**EXERCISE AIM:** Emit the line that holds "65 mg | 3 |" and all lines following it through the end of the data, verbatim, and nothing else.

**EXCERPTED DATA:**

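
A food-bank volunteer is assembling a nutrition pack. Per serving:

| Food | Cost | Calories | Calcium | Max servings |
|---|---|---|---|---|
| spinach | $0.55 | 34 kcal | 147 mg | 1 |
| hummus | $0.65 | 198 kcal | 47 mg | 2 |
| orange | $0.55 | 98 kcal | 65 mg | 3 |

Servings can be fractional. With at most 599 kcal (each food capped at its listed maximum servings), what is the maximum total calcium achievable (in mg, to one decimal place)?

Calcium per kcal: spinach 4.324, orange 0.6633, hummus 0.2374.
Take 1 serving of spinach: uses 34 kcal, +147.0 mg calcium (running total 147.0 mg).
Take 3 servings of orange: uses 294 kcal, +195.0 mg calcium (running total 342.0 mg).
Take 1.369 servings of hummus: uses 271 kcal, +64.3 mg calcium (running total 406.3 mg).
Filling greedily by calcium-per-kcal is optimal for one linear limit, giving 406.3 mg.

406.3 mg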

**ANSWER:**
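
| orange | $0.55 | 98 kcal | 65 mg | 3 |

Servings can be fractional. With at most 599 kcal (each food capped at its listed maximum servings), what is the maximum total calcium achievable (in mg, to one decimal place)?

Calcium per kcal: spinach 4.324, orange 0.6633, hummus 0.2374.
Take 1 serving of spinach: uses 34 kcal, +147.0 mg calcium (running total 147.0 mg).
Take 3 servings of orange: uses 294 kcal, +195.0 mg calcium (running total 342.0 mg).
Take 1.369 servings of hummus: uses 271 kcal, +64.3 mg calcium (running total 406.3 mg).
Filling greedily by calcium-per-kcal is optimal for one linear limit, giving 406.3 mg.

406.3 mg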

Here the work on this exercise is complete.